> Study material:
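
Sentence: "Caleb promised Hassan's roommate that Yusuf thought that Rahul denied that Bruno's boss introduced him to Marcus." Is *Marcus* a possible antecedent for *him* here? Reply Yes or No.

*him* is a pronoun; Principle B requires it to be free in its binding domain — the clause headed by 'introduced'.
— Marcus: second object of the clause headed by 'introduced'; is c-commanded by the pronoun; coreference would bind this R-expression — blocked (Principle C).

No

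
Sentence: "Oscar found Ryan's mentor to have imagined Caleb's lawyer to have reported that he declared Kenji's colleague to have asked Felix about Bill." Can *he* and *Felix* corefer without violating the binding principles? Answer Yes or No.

No

*Felix* is an R-expression; Principle C requires it to be free (not bound by any c-commanding expression).
— he: subject of the clause headed by 'declared'; the pronoun c-commands the R-expression — coreference blocked (Principle C).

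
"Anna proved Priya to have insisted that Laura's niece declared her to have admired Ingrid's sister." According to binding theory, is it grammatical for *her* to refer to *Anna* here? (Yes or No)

*Anna* is an R-expression; Principle C requires it to be free (not bound by any c-commanding expression).
— her: subject of the clause headed by 'admired'; the pronoun does not c-command the R-expression — coreference allowed.

Yes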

> What the task asks: When you reach the line that holds "(Yes or No)", please copy it and every line after it through the end of the listing, exactly and with no other lines.

> Result of this exercise:
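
"Anna proved Priya to have insisted that Laura's niece declared her to have admired Ingrid's sister." According to binding theory, is it grammatical for *her* to refer to *Anna* here? (Yes or No)

*Anna* is an R-expression; Principle C requires it to be free (not bound by any c-commanding expression).
— her: subject of the clause headed by 'admired'; the pronoun does not c-command the R-expression — coreference allowed.

Yes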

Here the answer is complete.